EXERCISE REQUIREMENTS
Please reproduce the following records exactly as they appear.

+++ INPUT FOR THIS TASK +++

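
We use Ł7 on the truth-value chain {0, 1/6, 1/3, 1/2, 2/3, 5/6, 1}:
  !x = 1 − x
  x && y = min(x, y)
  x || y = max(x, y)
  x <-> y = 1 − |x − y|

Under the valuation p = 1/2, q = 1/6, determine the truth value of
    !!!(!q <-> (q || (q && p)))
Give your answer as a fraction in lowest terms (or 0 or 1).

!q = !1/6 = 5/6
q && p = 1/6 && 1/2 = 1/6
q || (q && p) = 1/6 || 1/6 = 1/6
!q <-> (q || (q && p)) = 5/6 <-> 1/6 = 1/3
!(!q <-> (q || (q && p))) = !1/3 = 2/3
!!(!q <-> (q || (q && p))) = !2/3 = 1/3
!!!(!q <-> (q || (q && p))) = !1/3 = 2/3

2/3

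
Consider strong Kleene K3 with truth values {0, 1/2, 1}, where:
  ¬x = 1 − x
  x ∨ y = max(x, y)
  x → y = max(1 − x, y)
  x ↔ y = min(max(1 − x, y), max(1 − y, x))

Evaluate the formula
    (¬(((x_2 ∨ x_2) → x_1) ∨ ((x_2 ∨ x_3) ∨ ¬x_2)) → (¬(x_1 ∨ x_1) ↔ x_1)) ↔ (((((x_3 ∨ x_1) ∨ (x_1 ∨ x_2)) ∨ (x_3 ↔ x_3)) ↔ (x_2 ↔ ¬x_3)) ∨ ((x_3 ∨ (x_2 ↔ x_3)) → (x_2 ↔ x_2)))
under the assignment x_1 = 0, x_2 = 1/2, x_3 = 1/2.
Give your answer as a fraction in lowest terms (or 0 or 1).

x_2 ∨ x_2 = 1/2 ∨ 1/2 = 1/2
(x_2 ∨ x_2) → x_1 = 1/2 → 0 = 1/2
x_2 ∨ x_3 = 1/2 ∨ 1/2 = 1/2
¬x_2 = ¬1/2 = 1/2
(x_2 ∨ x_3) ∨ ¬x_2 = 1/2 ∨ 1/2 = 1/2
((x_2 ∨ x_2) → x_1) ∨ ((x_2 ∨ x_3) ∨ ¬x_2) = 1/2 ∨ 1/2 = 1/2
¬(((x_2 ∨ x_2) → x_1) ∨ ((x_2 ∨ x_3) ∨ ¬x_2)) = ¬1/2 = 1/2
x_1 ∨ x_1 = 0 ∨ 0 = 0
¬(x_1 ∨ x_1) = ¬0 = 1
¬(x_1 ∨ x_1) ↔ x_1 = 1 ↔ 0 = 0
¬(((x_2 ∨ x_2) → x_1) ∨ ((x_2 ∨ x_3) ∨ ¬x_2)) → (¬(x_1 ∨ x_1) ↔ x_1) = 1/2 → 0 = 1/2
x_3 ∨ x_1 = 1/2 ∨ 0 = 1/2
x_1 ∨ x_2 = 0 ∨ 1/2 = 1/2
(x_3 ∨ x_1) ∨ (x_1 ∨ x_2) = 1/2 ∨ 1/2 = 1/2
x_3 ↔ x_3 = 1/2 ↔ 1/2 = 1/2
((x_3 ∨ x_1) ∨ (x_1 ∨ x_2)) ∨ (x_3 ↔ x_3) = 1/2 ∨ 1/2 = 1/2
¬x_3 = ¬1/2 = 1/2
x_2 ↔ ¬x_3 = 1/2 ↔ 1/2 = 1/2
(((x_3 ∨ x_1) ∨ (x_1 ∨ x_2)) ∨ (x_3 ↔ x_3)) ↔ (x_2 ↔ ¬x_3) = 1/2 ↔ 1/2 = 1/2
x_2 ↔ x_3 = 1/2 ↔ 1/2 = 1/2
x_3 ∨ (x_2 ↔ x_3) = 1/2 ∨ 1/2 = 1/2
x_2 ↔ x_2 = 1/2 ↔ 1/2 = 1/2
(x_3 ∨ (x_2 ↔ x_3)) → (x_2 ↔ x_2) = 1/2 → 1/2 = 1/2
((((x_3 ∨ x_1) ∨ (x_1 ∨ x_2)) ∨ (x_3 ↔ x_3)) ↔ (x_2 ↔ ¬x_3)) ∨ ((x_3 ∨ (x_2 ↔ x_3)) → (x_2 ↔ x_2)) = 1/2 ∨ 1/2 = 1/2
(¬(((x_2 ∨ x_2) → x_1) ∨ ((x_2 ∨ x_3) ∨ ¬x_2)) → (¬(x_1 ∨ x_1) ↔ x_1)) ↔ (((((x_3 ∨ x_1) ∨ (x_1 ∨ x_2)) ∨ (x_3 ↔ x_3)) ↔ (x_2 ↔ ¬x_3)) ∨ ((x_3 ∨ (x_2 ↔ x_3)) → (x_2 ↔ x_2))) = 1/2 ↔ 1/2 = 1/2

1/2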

+++

ANSWER SPACE
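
We use Ł7 on the truth-value chain {0, 1/6, 1/3, 1/2, 2/3, 5/6, 1}:
  !x = 1 − x
  x && y = min(x, y)
  x || y = max(x, y)
  x <-> y = 1 − |x − y|

Under the valuation p = 1/2, q = 1/6, determine the truth value of
    !!!(!q <-> (q || (q && p)))
Give your answer as a fraction in lowest terms (or 0 or 1).

!q = !1/6 = 5/6
q && p = 1/6 && 1/2 = 1/6
q || (q && p) = 1/6 || 1/6 = 1/6
!q <-> (q || (q && p)) = 5/6 <-> 1/6 = 1/3
!(!q <-> (q || (q && p))) = !1/3 = 2/3
!!(!q <-> (q || (q && p))) = !2/3 = 1/3
!!!(!q <-> (q || (q && p))) = !1/3 = 2/3

2/3

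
Consider strong Kleene K3 with truth values {0, 1/2, 1}, where:
  ¬x = 1 − x
  x ∨ y = max(x, y)
  x → y = max(1 − x, y)
  x ↔ y = min(max(1 − x, y), max(1 − y, x))

Evaluate the formula
    (¬(((x_2 ∨ x_2) → x_1) ∨ ((x_2 ∨ x_3) ∨ ¬x_2)) → (¬(x_1 ∨ x_1) ↔ x_1)) ↔ (((((x_3 ∨ x_1) ∨ (x_1 ∨ x_2)) ∨ (x_3 ↔ x_3)) ↔ (x_2 ↔ ¬x_3)) ∨ ((x_3 ∨ (x_2 ↔ x_3)) → (x_2 ↔ x_2)))
under the assignment x_1 = 0, x_2 = 1/2, x_3 = 1/2.
Give your answer as a fraction in lowest terms (or 0 or 1).

x_2 ∨ x_2 = 1/2 ∨ 1/2 = 1/2
(x_2 ∨ x_2) → x_1 = 1/2 → 0 = 1/2
x_2 ∨ x_3 = 1/2 ∨ 1/2 = 1/2
¬x_2 = ¬1/2 = 1/2
(x_2 ∨ x_3) ∨ ¬x_2 = 1/2 ∨ 1/2 = 1/2
((x_2 ∨ x_2) → x_1) ∨ ((x_2 ∨ x_3) ∨ ¬x_2) = 1/2 ∨ 1/2 = 1/2
¬(((x_2 ∨ x_2) → x_1) ∨ ((x_2 ∨ x_3) ∨ ¬x_2)) = ¬1/2 = 1/2
x_1 ∨ x_1 = 0 ∨ 0 = 0
¬(x_1 ∨ x_1) = ¬0 = 1
¬(x_1 ∨ x_1) ↔ x_1 = 1 ↔ 0 = 0
¬(((x_2 ∨ x_2) → x_1) ∨ ((x_2 ∨ x_3) ∨ ¬x_2)) → (¬(x_1 ∨ x_1) ↔ x_1) = 1/2 → 0 = 1/2
x_3 ∨ x_1 = 1/2 ∨ 0 = 1/2
x_1 ∨ x_2 = 0 ∨ 1/2 = 1/2
(x_3 ∨ x_1) ∨ (x_1 ∨ x_2) = 1/2 ∨ 1/2 = 1/2
x_3 ↔ x_3 = 1/2 ↔ 1/2 = 1/2
((x_3 ∨ x_1) ∨ (x_1 ∨ x_2)) ∨ (x_3 ↔ x_3) = 1/2 ∨ 1/2 = 1/2
¬x_3 = ¬1/2 = 1/2
x_2 ↔ ¬x_3 = 1/2 ↔ 1/2 = 1/2
(((x_3 ∨ x_1) ∨ (x_1 ∨ x_2)) ∨ (x_3 ↔ x_3)) ↔ (x_2 ↔ ¬x_3) = 1/2 ↔ 1/2 = 1/2
x_2 ↔ x_3 = 1/2 ↔ 1/2 = 1/2
x_3 ∨ (x_2 ↔ x_3) = 1/2 ∨ 1/2 = 1/2
x_2 ↔ x_2 = 1/2 ↔ 1/2 = 1/2
(x_3 ∨ (x_2 ↔ x_3)) → (x_2 ↔ x_2) = 1/2 → 1/2 = 1/2
((((x_3 ∨ x_1) ∨ (x_1 ∨ x_2)) ∨ (x_3 ↔ x_3)) ↔ (x_2 ↔ ¬x_3)) ∨ ((x_3 ∨ (x_2 ↔ x_3)) → (x_2 ↔ x_2)) = 1/2 ∨ 1/2 = 1/2
(¬(((x_2 ∨ x_2) → x_1) ∨ ((x_2 ∨ x_3) ∨ ¬x_2)) → (¬(x_1 ∨ x_1) ↔ x_1)) ↔ (((((x_3 ∨ x_1) ∨ (x_1 ∨ x_2)) ∨ (x_3 ↔ x_3)) ↔ (x_2 ↔ ¬x_3)) ∨ ((x_3 ∨ (x_2 ↔ x_3)) → (x_2 ↔ x_2))) = 1/2 ↔ 1/2 = 1/2

1/2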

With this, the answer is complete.